EXERCISE DESCRIPTION
Report each line of the listing that carries the word "gasoline".

——————————

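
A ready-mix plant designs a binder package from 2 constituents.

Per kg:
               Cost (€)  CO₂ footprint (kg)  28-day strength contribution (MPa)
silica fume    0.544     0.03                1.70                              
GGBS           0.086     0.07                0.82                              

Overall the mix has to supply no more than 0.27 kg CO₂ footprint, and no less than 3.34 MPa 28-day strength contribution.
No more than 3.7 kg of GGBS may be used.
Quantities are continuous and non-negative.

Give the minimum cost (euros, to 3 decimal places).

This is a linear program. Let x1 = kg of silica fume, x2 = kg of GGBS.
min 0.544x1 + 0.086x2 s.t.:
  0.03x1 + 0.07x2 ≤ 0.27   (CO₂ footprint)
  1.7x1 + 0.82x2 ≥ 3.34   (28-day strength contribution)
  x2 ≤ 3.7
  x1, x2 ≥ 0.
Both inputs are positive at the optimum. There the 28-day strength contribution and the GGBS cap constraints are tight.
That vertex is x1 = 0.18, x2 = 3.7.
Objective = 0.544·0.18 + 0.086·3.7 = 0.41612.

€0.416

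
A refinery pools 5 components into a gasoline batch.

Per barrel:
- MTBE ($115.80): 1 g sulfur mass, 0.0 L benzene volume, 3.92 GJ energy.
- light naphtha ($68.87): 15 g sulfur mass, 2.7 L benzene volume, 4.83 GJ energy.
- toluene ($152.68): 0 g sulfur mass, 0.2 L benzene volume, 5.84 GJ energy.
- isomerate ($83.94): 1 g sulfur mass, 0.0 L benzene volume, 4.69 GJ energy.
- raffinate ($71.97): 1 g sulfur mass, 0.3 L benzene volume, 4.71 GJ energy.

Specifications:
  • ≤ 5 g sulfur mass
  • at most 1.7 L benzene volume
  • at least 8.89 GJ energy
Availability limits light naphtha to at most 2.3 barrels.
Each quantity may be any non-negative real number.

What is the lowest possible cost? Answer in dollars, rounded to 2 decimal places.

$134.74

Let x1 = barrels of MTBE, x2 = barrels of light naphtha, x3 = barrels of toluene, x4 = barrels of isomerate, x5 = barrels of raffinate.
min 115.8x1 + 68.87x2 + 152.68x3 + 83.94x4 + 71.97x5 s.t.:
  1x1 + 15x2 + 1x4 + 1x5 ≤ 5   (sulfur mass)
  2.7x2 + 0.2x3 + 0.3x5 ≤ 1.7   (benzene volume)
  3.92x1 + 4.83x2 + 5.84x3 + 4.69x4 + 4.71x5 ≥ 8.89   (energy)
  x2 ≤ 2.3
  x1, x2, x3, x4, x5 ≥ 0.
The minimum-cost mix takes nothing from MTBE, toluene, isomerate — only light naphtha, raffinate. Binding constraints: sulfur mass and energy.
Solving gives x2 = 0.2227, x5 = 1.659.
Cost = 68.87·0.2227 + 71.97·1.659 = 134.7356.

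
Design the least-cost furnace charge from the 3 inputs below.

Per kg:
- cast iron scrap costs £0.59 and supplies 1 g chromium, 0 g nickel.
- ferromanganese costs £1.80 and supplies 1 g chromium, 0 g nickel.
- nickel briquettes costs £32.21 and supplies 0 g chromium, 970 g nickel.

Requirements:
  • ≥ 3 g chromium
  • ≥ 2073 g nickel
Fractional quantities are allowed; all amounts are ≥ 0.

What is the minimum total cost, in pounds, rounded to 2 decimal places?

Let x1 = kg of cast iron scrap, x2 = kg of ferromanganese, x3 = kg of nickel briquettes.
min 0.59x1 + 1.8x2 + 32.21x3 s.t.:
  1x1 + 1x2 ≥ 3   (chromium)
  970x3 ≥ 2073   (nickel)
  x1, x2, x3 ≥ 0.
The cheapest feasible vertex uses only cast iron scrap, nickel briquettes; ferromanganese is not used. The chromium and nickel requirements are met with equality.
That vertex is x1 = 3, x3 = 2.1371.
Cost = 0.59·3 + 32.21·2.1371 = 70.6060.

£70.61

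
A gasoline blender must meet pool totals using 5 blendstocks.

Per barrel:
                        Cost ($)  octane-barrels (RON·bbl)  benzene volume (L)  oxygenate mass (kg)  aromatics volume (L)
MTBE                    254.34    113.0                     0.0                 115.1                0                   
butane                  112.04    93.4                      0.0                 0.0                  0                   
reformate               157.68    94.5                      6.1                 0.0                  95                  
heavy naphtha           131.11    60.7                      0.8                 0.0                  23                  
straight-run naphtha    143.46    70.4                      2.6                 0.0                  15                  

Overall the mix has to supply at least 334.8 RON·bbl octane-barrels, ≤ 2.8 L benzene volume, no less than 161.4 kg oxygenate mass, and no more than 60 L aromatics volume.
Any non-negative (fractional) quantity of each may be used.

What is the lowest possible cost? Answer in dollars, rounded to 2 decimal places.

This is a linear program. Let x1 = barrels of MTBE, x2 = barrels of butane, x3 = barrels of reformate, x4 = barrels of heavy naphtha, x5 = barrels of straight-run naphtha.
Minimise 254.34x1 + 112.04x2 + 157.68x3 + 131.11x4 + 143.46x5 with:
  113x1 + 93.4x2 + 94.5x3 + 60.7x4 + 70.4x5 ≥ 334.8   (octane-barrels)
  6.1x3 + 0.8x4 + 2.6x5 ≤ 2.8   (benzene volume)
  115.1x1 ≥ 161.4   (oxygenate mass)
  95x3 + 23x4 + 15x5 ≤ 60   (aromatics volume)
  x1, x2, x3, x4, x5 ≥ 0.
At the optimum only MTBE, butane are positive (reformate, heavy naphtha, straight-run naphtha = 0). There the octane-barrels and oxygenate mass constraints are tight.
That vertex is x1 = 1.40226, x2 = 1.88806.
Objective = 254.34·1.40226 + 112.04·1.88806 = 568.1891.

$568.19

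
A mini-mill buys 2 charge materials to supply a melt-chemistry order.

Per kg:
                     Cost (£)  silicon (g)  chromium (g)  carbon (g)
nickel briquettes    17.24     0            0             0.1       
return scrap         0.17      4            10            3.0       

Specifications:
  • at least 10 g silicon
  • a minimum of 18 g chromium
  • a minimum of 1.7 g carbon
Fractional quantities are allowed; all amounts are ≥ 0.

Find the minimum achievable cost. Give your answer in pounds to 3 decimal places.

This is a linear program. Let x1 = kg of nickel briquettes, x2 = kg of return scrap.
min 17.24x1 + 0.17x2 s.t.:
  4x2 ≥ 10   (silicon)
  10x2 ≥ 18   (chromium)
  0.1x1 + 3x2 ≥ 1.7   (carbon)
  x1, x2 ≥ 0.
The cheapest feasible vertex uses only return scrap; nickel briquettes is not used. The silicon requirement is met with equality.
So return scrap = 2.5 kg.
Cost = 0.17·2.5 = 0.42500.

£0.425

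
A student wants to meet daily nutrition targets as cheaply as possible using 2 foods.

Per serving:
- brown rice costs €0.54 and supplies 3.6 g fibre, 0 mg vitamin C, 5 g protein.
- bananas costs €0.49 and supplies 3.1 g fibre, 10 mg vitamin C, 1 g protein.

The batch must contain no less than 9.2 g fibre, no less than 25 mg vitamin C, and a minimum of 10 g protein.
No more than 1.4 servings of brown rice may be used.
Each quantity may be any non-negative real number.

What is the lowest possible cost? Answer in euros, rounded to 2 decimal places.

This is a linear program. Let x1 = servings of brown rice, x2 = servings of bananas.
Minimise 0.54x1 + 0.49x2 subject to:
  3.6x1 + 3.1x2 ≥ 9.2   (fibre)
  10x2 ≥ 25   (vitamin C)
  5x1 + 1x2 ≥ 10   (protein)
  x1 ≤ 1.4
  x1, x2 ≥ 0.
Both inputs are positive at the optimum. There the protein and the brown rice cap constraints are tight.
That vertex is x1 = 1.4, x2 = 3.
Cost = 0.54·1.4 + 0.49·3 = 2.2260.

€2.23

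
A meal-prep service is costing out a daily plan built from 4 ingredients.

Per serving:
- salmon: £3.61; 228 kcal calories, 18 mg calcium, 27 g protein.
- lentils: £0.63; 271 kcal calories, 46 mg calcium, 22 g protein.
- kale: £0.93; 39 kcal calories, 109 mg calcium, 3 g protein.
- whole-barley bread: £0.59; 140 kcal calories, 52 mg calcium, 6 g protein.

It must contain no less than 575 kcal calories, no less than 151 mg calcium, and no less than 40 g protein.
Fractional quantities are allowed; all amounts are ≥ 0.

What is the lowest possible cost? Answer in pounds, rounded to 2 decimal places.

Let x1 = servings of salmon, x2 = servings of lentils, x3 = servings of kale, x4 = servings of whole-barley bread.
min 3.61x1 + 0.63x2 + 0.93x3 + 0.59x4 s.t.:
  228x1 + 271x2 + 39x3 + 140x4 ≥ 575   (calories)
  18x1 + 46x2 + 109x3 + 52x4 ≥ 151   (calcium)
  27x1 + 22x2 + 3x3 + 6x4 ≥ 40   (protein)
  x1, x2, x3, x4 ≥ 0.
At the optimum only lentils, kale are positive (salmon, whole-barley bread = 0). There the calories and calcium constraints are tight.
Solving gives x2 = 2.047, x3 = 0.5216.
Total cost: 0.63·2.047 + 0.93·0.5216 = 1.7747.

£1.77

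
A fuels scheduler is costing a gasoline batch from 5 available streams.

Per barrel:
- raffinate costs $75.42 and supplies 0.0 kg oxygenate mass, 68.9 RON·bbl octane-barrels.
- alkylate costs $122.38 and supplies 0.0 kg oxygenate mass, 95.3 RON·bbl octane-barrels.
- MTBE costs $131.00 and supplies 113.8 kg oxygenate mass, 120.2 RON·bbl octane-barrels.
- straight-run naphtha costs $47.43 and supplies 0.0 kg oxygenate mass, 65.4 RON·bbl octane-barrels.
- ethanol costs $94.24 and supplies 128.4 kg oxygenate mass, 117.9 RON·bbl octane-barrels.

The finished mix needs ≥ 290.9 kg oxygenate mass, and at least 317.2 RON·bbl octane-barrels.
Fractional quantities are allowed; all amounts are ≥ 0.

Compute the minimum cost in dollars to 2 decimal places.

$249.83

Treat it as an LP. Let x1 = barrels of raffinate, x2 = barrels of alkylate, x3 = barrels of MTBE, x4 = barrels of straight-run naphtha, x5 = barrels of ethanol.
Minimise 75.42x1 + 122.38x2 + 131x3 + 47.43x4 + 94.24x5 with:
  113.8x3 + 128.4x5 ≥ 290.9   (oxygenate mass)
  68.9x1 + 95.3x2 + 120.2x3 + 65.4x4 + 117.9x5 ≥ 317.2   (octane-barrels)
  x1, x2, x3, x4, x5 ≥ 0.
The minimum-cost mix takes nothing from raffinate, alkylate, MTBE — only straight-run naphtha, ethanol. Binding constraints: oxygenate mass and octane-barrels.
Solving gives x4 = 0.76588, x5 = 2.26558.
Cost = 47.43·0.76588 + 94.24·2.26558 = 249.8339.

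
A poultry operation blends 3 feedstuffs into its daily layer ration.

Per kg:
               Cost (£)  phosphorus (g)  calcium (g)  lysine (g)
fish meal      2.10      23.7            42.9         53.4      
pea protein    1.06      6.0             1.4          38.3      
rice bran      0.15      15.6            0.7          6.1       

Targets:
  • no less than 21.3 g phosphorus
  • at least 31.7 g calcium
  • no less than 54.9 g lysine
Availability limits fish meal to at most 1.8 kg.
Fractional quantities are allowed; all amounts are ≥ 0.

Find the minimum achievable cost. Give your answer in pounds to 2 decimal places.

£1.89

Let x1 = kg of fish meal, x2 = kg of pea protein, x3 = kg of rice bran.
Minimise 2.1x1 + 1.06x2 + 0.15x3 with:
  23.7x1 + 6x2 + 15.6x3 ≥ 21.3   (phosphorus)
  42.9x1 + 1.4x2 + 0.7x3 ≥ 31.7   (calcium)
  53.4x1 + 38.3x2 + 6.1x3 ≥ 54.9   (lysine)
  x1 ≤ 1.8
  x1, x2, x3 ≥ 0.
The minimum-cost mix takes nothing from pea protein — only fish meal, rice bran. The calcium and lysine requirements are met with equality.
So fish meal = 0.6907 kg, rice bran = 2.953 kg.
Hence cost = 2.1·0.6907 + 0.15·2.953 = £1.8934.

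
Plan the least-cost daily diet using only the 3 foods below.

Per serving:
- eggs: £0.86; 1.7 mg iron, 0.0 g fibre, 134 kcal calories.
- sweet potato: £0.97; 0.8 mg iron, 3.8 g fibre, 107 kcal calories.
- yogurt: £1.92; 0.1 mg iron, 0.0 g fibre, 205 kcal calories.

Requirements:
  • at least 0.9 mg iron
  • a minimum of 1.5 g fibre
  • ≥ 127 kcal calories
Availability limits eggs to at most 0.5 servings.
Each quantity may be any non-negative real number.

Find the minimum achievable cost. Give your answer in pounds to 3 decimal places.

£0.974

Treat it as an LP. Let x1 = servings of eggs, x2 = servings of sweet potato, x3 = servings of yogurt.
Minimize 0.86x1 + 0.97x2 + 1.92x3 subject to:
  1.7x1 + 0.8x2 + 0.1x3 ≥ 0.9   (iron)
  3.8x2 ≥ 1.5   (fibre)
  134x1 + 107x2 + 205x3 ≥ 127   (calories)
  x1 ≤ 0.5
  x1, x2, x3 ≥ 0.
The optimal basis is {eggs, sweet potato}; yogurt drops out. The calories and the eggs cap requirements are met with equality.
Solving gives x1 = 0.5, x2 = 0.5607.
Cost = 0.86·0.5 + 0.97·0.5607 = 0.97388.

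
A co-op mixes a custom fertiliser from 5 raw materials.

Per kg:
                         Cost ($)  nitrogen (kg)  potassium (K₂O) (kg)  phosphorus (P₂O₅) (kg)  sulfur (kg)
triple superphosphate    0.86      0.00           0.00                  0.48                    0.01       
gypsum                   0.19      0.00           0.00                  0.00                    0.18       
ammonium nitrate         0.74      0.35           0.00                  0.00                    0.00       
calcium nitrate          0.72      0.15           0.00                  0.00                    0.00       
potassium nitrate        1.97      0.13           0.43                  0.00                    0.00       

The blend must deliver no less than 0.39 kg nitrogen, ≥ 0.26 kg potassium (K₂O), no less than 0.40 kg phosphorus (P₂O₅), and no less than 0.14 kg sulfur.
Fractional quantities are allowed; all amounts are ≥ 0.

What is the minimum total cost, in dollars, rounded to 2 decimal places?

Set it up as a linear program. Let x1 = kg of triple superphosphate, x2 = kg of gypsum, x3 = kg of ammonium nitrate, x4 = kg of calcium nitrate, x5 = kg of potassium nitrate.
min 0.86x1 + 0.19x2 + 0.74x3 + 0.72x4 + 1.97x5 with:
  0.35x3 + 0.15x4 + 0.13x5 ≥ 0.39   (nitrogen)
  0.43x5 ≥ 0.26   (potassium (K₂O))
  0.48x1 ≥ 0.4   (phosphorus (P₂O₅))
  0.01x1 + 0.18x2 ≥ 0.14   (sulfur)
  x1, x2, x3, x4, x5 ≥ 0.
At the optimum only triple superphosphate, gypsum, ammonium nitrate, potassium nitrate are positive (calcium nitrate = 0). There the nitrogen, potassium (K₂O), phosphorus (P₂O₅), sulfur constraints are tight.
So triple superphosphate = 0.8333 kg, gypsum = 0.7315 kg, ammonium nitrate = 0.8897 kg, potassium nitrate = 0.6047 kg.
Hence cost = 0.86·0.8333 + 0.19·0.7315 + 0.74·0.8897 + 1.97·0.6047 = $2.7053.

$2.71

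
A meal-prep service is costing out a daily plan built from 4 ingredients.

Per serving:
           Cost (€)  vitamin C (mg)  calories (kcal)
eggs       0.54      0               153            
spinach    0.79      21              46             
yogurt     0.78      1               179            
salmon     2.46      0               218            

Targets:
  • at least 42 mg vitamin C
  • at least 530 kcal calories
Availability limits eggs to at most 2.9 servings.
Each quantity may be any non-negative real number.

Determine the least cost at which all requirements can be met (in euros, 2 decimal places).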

——————————

SOLUTION TO THIS EXERCISE
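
A refinery pools 5 components into a gasoline batch.
A gasoline blender must meet pool totals using 5 blendstocks.
A fuels scheduler is costing a gasoline batch from 5 available streams.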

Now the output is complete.